═══ EXERCISE DATA ═══
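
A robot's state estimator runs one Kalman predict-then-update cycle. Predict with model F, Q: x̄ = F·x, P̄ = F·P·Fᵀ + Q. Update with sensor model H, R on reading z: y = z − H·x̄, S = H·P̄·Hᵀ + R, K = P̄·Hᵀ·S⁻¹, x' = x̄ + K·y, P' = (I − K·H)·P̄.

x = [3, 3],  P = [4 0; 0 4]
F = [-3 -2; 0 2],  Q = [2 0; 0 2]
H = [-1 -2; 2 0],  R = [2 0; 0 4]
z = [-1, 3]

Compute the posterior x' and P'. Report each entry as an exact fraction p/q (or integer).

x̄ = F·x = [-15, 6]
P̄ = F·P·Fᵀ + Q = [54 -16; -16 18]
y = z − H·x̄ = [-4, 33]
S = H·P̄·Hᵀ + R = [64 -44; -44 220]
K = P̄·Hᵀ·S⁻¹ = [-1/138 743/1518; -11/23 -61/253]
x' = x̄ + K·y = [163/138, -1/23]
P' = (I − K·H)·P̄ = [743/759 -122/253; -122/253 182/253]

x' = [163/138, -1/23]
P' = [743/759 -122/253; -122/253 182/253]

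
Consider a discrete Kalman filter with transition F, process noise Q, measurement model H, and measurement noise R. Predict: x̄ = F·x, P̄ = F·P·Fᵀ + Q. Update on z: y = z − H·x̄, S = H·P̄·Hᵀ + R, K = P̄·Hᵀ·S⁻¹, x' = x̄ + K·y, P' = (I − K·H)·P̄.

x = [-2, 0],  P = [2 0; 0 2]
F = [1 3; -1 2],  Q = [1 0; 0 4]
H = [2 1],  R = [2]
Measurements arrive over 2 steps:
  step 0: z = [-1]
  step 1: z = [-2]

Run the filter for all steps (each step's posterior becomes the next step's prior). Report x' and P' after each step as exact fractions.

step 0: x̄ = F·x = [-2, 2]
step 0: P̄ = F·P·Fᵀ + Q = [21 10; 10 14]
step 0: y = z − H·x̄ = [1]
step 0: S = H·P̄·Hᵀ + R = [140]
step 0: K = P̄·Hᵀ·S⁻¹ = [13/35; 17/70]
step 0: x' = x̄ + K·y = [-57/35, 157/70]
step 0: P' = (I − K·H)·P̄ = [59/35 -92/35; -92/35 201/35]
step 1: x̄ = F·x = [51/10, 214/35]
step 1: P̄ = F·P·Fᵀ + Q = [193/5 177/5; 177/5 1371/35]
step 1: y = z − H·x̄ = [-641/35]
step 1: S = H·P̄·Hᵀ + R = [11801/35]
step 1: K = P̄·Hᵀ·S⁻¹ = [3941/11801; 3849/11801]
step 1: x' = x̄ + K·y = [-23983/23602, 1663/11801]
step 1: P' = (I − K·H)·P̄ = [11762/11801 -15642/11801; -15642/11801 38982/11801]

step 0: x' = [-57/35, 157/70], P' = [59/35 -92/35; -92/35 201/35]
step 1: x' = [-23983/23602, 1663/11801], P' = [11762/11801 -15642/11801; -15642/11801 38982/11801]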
═══
→ WORK REQUEST
For each line in the material above that holds the word "model", add one to a count; state only the final number.

→ SOLUTION
2